What the task requires:
Write out, word for word, the line that contains "Evaluate the expression" and each line after it down to the last line of the data below. Include nothing more.

[Start of Attachment]

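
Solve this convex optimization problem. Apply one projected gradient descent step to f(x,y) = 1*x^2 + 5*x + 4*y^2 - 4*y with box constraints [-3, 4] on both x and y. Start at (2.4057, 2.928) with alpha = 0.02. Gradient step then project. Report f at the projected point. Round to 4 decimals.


Step 1: Compute gradient at (2.4057, 2.928).
grad_x = 2*1*2.4057 + 5 = 9.8114
grad_y = 2*4*2.928 - 4 = 19.424
Step 2: Gradient step.
x_raw = 2.4057 - 0.02*9.8114 = 2.2095
y_raw = 2.928 - 0.02*19.424 = 2.5395
Step 3: Project onto [-3, 4].
x_proj = clip(2.2095) = 2.2095
y_proj = clip(2.5395) = 2.5395
Step 4: Evaluate f.
f(2.2095, 2.5395) = 31.5677


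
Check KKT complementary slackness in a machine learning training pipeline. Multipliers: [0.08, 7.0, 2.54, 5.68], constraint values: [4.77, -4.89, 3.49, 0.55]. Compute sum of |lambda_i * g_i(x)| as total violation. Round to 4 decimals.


KKT complementary slackness check:
lambda_1 * g_1 = 0.08 * 4.77 = 0.3816
lambda_2 * g_2 = 7.0 * -4.89 = -34.23
lambda_3 * g_3 = 2.54 * 3.49 = 8.8646
lambda_4 * g_4 = 5.68 * 0.55 = 3.124
Total violation = 0.3816 + 34.23 + 8.8646 + 3.124 = 46.6002


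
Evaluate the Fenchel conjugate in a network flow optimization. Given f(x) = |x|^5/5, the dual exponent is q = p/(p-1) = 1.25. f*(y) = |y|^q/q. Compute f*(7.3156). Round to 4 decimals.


The conjugate exponent q satisfies 1/p + 1/q = 1.
p = 5, so q = 5/(5 - 1) = 1.25
|y|^q = 7.3156^1.25 = 12.0313
f*(7.3156) = 12.0313 / 1.25 = 9.625


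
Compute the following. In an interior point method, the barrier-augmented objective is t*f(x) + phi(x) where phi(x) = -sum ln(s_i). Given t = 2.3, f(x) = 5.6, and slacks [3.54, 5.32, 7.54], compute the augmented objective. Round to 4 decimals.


Step 1: Compute log-barrier.
ln values: [1.2641, 1.6715, 2.0202]
phi = -(1.2641 + 1.6715 + 2.0202) = -4.9558
Step 2: Compute augmented objective.
t*f(x) = 2.3*5.6 = 12.88
Total = 12.88 - 4.9558 = 7.9242


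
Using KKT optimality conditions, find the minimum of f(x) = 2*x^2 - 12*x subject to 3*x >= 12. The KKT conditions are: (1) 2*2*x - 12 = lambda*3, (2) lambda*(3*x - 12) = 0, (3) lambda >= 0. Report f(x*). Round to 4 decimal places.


Step 1: Try lambda = 0 (constraint inactive).
x_unc = 12/(2*2) = 3.0
Check: 3*3.0 = 9.0 < 12 -- violated!
Step 2: Constraint must be active: 3*x = 12
x* = 12/3 = 4.0
lambda = (2*2*4.0 - 12)/3 = 1.3333
Step 3: Compute optimal value.
f(x*) = 2*4.0^2 - 12*4.0 = -16.0


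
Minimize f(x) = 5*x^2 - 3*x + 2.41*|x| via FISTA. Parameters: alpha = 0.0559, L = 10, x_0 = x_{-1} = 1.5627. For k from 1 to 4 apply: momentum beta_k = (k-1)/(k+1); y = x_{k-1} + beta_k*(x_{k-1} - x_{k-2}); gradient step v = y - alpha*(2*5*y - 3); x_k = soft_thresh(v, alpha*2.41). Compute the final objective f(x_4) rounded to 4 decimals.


FISTA on f(x) = 5*x^2 - 3*x + 2.41*|x|
L = 10, alpha = 0.0559
Iteration 1: beta = 0.0, y = 1.5627 + 0.0*(1.5627 - 1.5627) = 1.5627
  grad(y) = 12.627, v = y - alpha*grad = 0.8569
  prox(v) = soft_thresh(0.8569, 0.1347) = 0.7221
Iteration 2: beta = 0.3333, y = 0.7221 + 0.3333*(0.7221 - 1.5627) = 0.4419
  grad(y) = 1.4194, v = y - alpha*grad = 0.3626
  prox(v) = soft_thresh(0.3626, 0.1347) = 0.2279
Iteration 3: beta = 0.5, y = 0.2279 + 0.5*(0.2279 - 0.7221) = -0.0192
  grad(y) = -3.1925, v = y - alpha*grad = 0.1592
  prox(v) = soft_thresh(0.1592, 0.1347) = 0.0245
Iteration 4: beta = 0.6, y = 0.0245 + 0.6*(0.0245 - 0.2279) = -0.0975
  grad(y) = -3.9754, v = y - alpha*grad = 0.1247
  prox(v) = soft_thresh(0.1247, 0.1347) = 0.0
f(x_4) = 5*0.0^2 - 3*0.0 + 2.41*|0.0| = 0.0


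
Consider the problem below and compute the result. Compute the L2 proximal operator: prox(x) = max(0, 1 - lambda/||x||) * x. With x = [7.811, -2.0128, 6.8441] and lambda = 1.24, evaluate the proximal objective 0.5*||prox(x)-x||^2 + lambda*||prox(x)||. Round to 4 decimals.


Step 1: Compute ||x||.
||x|| = 10.5785
Step 2: Compute scaling factor.
scale = max(0, 1 - 1.24/10.5785) = 0.8828
Step 3: prox(x) = [6.8954, -1.7769, 6.0418]
||prox(x)|| = 9.3385
Step 4: Proximal objective.
0.5*||prox-x||^2 = 0.7688
lambda*||prox|| = 11.5797
Total = 12.3485


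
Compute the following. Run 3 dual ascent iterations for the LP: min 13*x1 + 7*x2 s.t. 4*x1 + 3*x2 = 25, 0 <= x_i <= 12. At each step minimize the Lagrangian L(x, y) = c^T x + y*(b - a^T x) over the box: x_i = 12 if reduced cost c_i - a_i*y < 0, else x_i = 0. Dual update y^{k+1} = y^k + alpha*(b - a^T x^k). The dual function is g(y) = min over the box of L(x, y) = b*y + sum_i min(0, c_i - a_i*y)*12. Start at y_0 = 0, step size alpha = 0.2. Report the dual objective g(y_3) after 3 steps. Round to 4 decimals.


Dual ascent for LP: min 13*x1 + 7*x2, 4*x1 + 3*x2 = 25, 0 <= x_i <= 12
Step 1: y^k = 0.0, reduced costs: (13.0, 7.0)
  x^k = (0.0, 0.0), subgradient = b - a^T x = 25.0
  y^{k+1} = 0.0 + 0.2*25.0 = 5.0
Step 2: y^k = 5.0, reduced costs: (-7.0, -8.0)
  x^k = (12.0, 12.0), subgradient = b - a^T x = -59.0
  y^{k+1} = 5.0 + 0.2*-59.0 = -6.8
Step 3: y^k = -6.8, reduced costs: (40.2, 27.4)
  x^k = (0.0, 0.0), subgradient = b - a^T x = 25.0
  y^{k+1} = -6.8 + 0.2*25.0 = -1.8
Dual objective at y_3 = -1.8: reduced costs (20.2, 12.4), box minimizer x = (0.0, 0.0)
g(y_3) = b*y + (c1 - a1*y)*x1 + (c2 - a2*y)*x2 = 25*(-1.8) + 20.2*0.0 + 12.4*0.0 = -45.0 + 0.0 + 0.0 = -45.0


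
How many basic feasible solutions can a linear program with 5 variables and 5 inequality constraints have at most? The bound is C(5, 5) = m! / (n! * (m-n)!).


Each vertex corresponds to some choice of n active constraints out of m, so the number of vertices is at most C(m, n) = m! / (n!(m-n)!).
m = 5, n = 5
Numerator: 5 * 4 * 3 * 2 * 1
Denominator: 5! = 120
C(5, 5) = 1


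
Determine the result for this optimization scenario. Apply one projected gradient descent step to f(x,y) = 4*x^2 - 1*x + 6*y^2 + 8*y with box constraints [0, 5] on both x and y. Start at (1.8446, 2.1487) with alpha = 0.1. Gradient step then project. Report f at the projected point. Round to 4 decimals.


Step 1: Compute gradient at (1.8446, 2.1487).
grad_x = 2*4*1.8446 - 1 = 13.7568
grad_y = 2*6*2.1487 + 8 = 33.7844
Step 2: Gradient step.
x_raw = 1.8446 - 0.1*13.7568 = 0.4689
y_raw = 2.1487 - 0.1*33.7844 = -1.2297
Step 3: Project onto [0, 5].
x_proj = clip(0.4689) = 0.4689
y_proj = clip(-1.2297) = 0.0
Step 4: Evaluate f.
f(0.4689, 0.0) = 0.4106


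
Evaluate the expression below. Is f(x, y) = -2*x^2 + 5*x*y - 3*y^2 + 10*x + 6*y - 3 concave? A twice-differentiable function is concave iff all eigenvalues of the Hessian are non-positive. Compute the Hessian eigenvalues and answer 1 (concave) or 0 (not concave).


The Hessian of f(x,y) = -2*x^2 + 5*x*y - 3*y^2 + 10*x + 6*y - 3 is:
H = [[-4, 5], [5, -6]]
Trace = -4 - 6 = -10
Determinant = -4*-6 - (5)^2 = -1
Discriminant = (-10)^2 - 4*-1 = 104.0
Eigenvalues: lambda_1 = -10.099, lambda_2 = 0.099
The function is not concave.

0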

[End of Attachment]

Answer to this task:
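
Evaluate the expression below. Is f(x, y) = -2*x^2 + 5*x*y - 3*y^2 + 10*x + 6*y - 3 concave? A twice-differentiable function is concave iff all eigenvalues of the Hessian are non-positive. Compute the Hessian eigenvalues and answer 1 (concave) or 0 (not concave).


The Hessian of f(x,y) = -2*x^2 + 5*x*y - 3*y^2 + 10*x + 6*y - 3 is:
H = [[-4, 5], [5, -6]]
Trace = -4 - 6 = -10
Determinant = -4*-6 - (5)^2 = -1
Discriminant = (-10)^2 - 4*-1 = 104.0
Eigenvalues: lambda_1 = -10.099, lambda_2 = 0.099
The function is not concave.

0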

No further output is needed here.